> DESCRIPTION OF THE TASK
Please set down each line of the data again, unchanged.

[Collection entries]
* * * * * * *
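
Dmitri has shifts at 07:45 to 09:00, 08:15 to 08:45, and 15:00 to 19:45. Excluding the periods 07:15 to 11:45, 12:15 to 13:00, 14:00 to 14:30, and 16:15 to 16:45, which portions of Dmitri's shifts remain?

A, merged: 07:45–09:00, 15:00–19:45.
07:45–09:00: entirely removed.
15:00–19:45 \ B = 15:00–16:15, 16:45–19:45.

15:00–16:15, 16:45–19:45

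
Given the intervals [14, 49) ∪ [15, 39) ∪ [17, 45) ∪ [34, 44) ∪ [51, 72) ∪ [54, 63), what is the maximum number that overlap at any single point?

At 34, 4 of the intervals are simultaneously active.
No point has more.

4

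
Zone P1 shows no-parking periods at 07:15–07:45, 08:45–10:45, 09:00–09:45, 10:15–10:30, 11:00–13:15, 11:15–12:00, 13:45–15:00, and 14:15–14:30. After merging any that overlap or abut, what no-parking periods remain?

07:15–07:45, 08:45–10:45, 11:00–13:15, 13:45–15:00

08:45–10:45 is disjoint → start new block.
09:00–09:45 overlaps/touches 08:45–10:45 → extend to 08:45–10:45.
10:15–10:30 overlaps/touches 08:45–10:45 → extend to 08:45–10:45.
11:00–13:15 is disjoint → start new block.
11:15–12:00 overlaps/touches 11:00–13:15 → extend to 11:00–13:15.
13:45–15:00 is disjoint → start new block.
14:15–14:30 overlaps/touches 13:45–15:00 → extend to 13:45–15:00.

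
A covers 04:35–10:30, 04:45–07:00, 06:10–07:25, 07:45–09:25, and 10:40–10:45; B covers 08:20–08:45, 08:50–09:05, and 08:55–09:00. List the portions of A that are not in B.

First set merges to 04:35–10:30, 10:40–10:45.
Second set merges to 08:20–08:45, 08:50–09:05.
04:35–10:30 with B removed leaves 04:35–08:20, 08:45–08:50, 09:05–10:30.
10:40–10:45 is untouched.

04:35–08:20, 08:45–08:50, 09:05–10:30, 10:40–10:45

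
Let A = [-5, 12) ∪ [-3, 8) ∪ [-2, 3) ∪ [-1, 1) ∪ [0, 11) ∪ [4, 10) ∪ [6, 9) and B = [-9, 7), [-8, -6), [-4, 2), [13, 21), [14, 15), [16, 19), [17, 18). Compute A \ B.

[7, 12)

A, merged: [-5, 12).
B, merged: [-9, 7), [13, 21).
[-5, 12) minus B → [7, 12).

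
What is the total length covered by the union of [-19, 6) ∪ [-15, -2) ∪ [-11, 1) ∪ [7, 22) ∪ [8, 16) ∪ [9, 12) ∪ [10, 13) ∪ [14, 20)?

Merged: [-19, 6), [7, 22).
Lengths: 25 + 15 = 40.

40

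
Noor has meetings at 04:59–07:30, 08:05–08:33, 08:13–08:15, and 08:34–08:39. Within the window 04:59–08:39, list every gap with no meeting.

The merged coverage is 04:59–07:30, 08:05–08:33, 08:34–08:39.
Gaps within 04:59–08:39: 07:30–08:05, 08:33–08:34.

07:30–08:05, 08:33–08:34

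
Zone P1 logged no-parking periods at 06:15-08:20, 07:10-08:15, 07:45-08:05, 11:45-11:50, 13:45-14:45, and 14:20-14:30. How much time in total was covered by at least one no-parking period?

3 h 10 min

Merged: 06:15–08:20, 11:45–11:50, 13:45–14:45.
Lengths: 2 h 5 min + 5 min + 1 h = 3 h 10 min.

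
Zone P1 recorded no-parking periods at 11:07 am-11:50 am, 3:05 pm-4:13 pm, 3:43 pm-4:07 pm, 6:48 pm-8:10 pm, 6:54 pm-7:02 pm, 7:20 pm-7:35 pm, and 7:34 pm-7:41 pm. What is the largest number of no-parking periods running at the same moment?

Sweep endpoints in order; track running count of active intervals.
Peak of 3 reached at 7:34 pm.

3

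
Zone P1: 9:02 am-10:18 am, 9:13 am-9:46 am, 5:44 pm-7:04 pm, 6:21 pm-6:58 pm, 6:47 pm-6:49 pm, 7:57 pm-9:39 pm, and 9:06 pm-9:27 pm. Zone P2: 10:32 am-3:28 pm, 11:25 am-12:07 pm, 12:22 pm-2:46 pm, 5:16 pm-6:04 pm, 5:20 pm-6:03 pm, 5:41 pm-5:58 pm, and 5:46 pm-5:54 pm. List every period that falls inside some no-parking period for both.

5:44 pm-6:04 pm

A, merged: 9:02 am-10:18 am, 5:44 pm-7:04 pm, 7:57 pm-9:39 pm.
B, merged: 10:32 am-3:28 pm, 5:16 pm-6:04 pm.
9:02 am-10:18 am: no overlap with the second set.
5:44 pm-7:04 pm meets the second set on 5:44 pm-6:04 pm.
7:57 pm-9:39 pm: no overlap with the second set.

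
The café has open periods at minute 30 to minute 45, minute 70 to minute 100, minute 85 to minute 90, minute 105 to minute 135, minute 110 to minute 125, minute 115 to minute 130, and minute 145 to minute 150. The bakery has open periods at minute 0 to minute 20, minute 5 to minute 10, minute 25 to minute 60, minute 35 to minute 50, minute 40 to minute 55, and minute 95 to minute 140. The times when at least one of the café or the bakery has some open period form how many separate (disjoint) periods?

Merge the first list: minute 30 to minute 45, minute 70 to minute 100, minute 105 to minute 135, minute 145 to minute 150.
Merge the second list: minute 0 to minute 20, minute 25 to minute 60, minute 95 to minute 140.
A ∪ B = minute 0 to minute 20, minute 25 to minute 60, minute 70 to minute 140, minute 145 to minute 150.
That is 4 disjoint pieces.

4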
* * * * * * *
> WRITTEN RESPONSE
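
Dmitri has shifts at 07:45 to 09:00, 08:15 to 08:45, and 15:00 to 19:45. Excluding the periods 07:15 to 11:45, 12:15 to 13:00, 14:00 to 14:30, and 16:15 to 16:45, which portions of Dmitri's shifts remain?

A, merged: 07:45–09:00, 15:00–19:45.
07:45–09:00: entirely removed.
15:00–19:45 \ B = 15:00–16:15, 16:45–19:45.

15:00–16:15, 16:45–19:45

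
Given the intervals [14, 49) ∪ [15, 39) ∪ [17, 45) ∪ [34, 44) ∪ [51, 72) ∪ [54, 63), what is the maximum number that overlap at any single point?

At 34, 4 of the intervals are simultaneously active.
No point has more.

4

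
Zone P1 shows no-parking periods at 07:15–07:45, 08:45–10:45, 09:00–09:45, 10:15–10:30, 11:00–13:15, 11:15–12:00, 13:45–15:00, and 14:15–14:30. After merging any that overlap or abut, what no-parking periods remain?

07:15–07:45, 08:45–10:45, 11:00–13:15, 13:45–15:00

08:45–10:45 is disjoint → start new block.
09:00–09:45 overlaps/touches 08:45–10:45 → extend to 08:45–10:45.
10:15–10:30 overlaps/touches 08:45–10:45 → extend to 08:45–10:45.
11:00–13:15 is disjoint → start new block.
11:15–12:00 overlaps/touches 11:00–13:15 → extend to 11:00–13:15.
13:45–15:00 is disjoint → start new block.
14:15–14:30 overlaps/touches 13:45–15:00 → extend to 13:45–15:00.

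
A covers 04:35–10:30, 04:45–07:00, 06:10–07:25, 07:45–09:25, and 10:40–10:45; B covers 08:20–08:45, 08:50–09:05, and 08:55–09:00. List the portions of A that are not in B.

First set merges to 04:35–10:30, 10:40–10:45.
Second set merges to 08:20–08:45, 08:50–09:05.
04:35–10:30 with B removed leaves 04:35–08:20, 08:45–08:50, 09:05–10:30.
10:40–10:45 is untouched.

04:35–08:20, 08:45–08:50, 09:05–10:30, 10:40–10:45

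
Let A = [-5, 12) ∪ [-3, 8) ∪ [-2, 3) ∪ [-1, 1) ∪ [0, 11) ∪ [4, 10) ∪ [6, 9) and B = [-9, 7), [-8, -6), [-4, 2), [13, 21), [14, 15), [16, 19), [17, 18). Compute A \ B.

[7, 12)

A, merged: [-5, 12).
B, merged: [-9, 7), [13, 21).
[-5, 12) minus B → [7, 12).

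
What is the total length covered by the union of [-19, 6) ∪ [-15, -2) ∪ [-11, 1) ∪ [7, 22) ∪ [8, 16) ∪ [9, 12) ∪ [10, 13) ∪ [14, 20)?

Merged: [-19, 6), [7, 22).
Lengths: 25 + 15 = 40.

40

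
Noor has meetings at 04:59–07:30, 08:05–08:33, 08:13–08:15, and 08:34–08:39. Within the window 04:59–08:39, list every gap with no meeting.

The merged coverage is 04:59–07:30, 08:05–08:33, 08:34–08:39.
Gaps within 04:59–08:39: 07:30–08:05, 08:33–08:34.

07:30–08:05, 08:33–08:34

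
Zone P1 logged no-parking periods at 06:15-08:20, 07:10-08:15, 07:45-08:05, 11:45-11:50, 13:45-14:45, and 14:20-14:30. How much time in total was covered by at least one no-parking period?

3 h 10 min

Merged: 06:15–08:20, 11:45–11:50, 13:45–14:45.
Lengths: 2 h 5 min + 5 min + 1 h = 3 h 10 min.

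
Zone P1 recorded no-parking periods at 11:07 am-11:50 am, 3:05 pm-4:13 pm, 3:43 pm-4:07 pm, 6:48 pm-8:10 pm, 6:54 pm-7:02 pm, 7:20 pm-7:35 pm, and 7:34 pm-7:41 pm. What is the largest number of no-parking periods running at the same moment?

Sweep endpoints in order; track running count of active intervals.
Peak of 3 reached at 7:34 pm.

3

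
Zone P1: 9:02 am-10:18 am, 9:13 am-9:46 am, 5:44 pm-7:04 pm, 6:21 pm-6:58 pm, 6:47 pm-6:49 pm, 7:57 pm-9:39 pm, and 9:06 pm-9:27 pm. Zone P2: 10:32 am-3:28 pm, 11:25 am-12:07 pm, 12:22 pm-2:46 pm, 5:16 pm-6:04 pm, 5:20 pm-6:03 pm, 5:41 pm-5:58 pm, and 5:46 pm-5:54 pm. List every period that falls inside some no-parking period for both.

5:44 pm-6:04 pm

A, merged: 9:02 am-10:18 am, 5:44 pm-7:04 pm, 7:57 pm-9:39 pm.
B, merged: 10:32 am-3:28 pm, 5:16 pm-6:04 pm.
9:02 am-10:18 am: no overlap with the second set.
5:44 pm-7:04 pm meets the second set on 5:44 pm-6:04 pm.
7:57 pm-9:39 pm: no overlap with the second set.

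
The café has open periods at minute 30 to minute 45, minute 70 to minute 100, minute 85 to minute 90, minute 105 to minute 135, minute 110 to minute 125, minute 115 to minute 130, and minute 145 to minute 150. The bakery has open periods at minute 0 to minute 20, minute 5 to minute 10, minute 25 to minute 60, minute 35 to minute 50, minute 40 to minute 55, and minute 95 to minute 140. The times when at least one of the café or the bakery has some open period form how many separate (disjoint) periods?

Merge the first list: minute 30 to minute 45, minute 70 to minute 100, minute 105 to minute 135, minute 145 to minute 150.
Merge the second list: minute 0 to minute 20, minute 25 to minute 60, minute 95 to minute 140.
A ∪ B = minute 0 to minute 20, minute 25 to minute 60, minute 70 to minute 140, minute 145 to minute 150.
That is 4 disjoint pieces.

4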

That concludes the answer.